» What you should do
Each record should be returned exactly as it is written.

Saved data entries
== Segment start ==

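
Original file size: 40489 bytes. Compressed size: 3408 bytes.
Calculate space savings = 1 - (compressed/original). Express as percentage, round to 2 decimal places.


ratio = compressed/original = 3408/40489 = 0.084171
savings = 1 - ratio = 1 - 0.084171 = 0.915829
as a percentage: 0.915829 * 100 = 91.58%

Space savings = 1 - 3408/40489 = 91.58%


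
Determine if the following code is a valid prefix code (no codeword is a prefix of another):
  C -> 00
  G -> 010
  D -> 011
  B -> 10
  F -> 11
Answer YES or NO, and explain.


Checking each pair (does one codeword prefix another?):
  C='00' vs G='010': no prefix
  C='00' vs D='011': no prefix
  C='00' vs B='10': no prefix
  C='00' vs F='11': no prefix
  G='010' vs C='00': no prefix
  G='010' vs D='011': no prefix
  G='010' vs B='10': no prefix
  G='010' vs F='11': no prefix
  D='011' vs C='00': no prefix
  D='011' vs G='010': no prefix
  D='011' vs B='10': no prefix
  D='011' vs F='11': no prefix
  B='10' vs C='00': no prefix
  B='10' vs G='010': no prefix
  B='10' vs D='011': no prefix
  B='10' vs F='11': no prefix
  F='11' vs C='00': no prefix
  F='11' vs G='010': no prefix
  F='11' vs D='011': no prefix
  F='11' vs B='10': no prefix
No violation found over all pairs.

YES -- this is a valid prefix code. No codeword is a prefix of any other codeword.


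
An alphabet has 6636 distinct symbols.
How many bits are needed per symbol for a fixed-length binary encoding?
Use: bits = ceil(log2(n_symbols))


log2(6636) = 12.6961
Bracket: 2^12 = 4096 < 6636 <= 2^13 = 8192
So ceil(log2(6636)) = 13

bits = ceil(log2(6636)) = ceil(12.6961) = 13 bits


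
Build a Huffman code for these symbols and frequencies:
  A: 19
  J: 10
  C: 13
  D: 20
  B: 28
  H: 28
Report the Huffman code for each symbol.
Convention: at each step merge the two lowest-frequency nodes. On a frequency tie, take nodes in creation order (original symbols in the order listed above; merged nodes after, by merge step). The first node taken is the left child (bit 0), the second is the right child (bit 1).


Huffman tree construction:
Step 1: Merge J(10) + C(13) = 23
Step 2: Merge A(19) + D(20) = 39
Step 3: Merge (J+C)(23) + B(28) = 51
Step 4: Merge H(28) + (A+D)(39) = 67
Step 5: Merge ((J+C)+B)(51) + (H+(A+D))(67) = 118
Read each symbol's code off the tree from the root (left child = 0, right child = 1).

Codes:
  A: 110 (length 3)
  J: 000 (length 3)
  C: 001 (length 3)
  D: 111 (length 3)
  B: 01 (length 2)
  H: 10 (length 2)
Average code length: 298/118 = 2.5254 bits/symbol


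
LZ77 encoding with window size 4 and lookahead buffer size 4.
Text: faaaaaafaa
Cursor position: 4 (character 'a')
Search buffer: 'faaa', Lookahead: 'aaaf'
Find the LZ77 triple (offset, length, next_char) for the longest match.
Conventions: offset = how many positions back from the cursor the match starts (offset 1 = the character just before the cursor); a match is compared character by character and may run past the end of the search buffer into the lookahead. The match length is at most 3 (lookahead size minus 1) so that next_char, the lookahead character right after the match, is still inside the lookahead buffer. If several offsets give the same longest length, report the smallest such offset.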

== Segment end ==

» Exercise answer
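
Original file size: 40489 bytes. Compressed size: 3408 bytes.
Calculate space savings = 1 - (compressed/original). Express as percentage, round to 2 decimal places.


ratio = compressed/original = 3408/40489 = 0.084171
savings = 1 - ratio = 1 - 0.084171 = 0.915829
as a percentage: 0.915829 * 100 = 91.58%

Space savings = 1 - 3408/40489 = 91.58%


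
Determine if the following code is a valid prefix code (no codeword is a prefix of another):
  C -> 00
  G -> 010
  D -> 011
  B -> 10
  F -> 11
Answer YES or NO, and explain.


Checking each pair (does one codeword prefix another?):
  C='00' vs G='010': no prefix
  C='00' vs D='011': no prefix
  C='00' vs B='10': no prefix
  C='00' vs F='11': no prefix
  G='010' vs C='00': no prefix
  G='010' vs D='011': no prefix
  G='010' vs B='10': no prefix
  G='010' vs F='11': no prefix
  D='011' vs C='00': no prefix
  D='011' vs G='010': no prefix
  D='011' vs B='10': no prefix
  D='011' vs F='11': no prefix
  B='10' vs C='00': no prefix
  B='10' vs G='010': no prefix
  B='10' vs D='011': no prefix
  B='10' vs F='11': no prefix
  F='11' vs C='00': no prefix
  F='11' vs G='010': no prefix
  F='11' vs D='011': no prefix
  F='11' vs B='10': no prefix
No violation found over all pairs.

YES -- this is a valid prefix code. No codeword is a prefix of any other codeword.


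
An alphabet has 6636 distinct symbols.
How many bits are needed per symbol for a fixed-length binary encoding?
Use: bits = ceil(log2(n_symbols))


log2(6636) = 12.6961
Bracket: 2^12 = 4096 < 6636 <= 2^13 = 8192
So ceil(log2(6636)) = 13

bits = ceil(log2(6636)) = ceil(12.6961) = 13 bits


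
Build a Huffman code for these symbols and frequencies:
  A: 19
  J: 10
  C: 13
  D: 20
  B: 28
  H: 28
Report the Huffman code for each symbol.
Convention: at each step merge the two lowest-frequency nodes. On a frequency tie, take nodes in creation order (original symbols in the order listed above; merged nodes after, by merge step). The first node taken is the left child (bit 0), the second is the right child (bit 1).


Huffman tree construction:
Step 1: Merge J(10) + C(13) = 23
Step 2: Merge A(19) + D(20) = 39
Step 3: Merge (J+C)(23) + B(28) = 51
Step 4: Merge H(28) + (A+D)(39) = 67
Step 5: Merge ((J+C)+B)(51) + (H+(A+D))(67) = 118
Read each symbol's code off the tree from the root (left child = 0, right child = 1).

Codes:
  A: 110 (length 3)
  J: 000 (length 3)
  C: 001 (length 3)
  D: 111 (length 3)
  B: 01 (length 2)
  H: 10 (length 2)
Average code length: 298/118 = 2.5254 bits/symbol


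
LZ77 encoding with window size 4 and lookahead buffer size 4.
Text: faaaaaafaa
Cursor position: 4 (character 'a')
Search buffer: 'faaa', Lookahead: 'aaaf'
Find the LZ77 triple (offset, length, next_char) for the longest match.
Conventions: offset = how many positions back from the cursor the match starts (offset 1 = the character just before the cursor); a match is compared character by character and may run past the end of the search buffer into the lookahead. The match length is at most 3 (lookahead size minus 1) so that next_char, the lookahead character right after the match, is still inside the lookahead buffer. If several offsets give the same longest length, report the smallest such offset.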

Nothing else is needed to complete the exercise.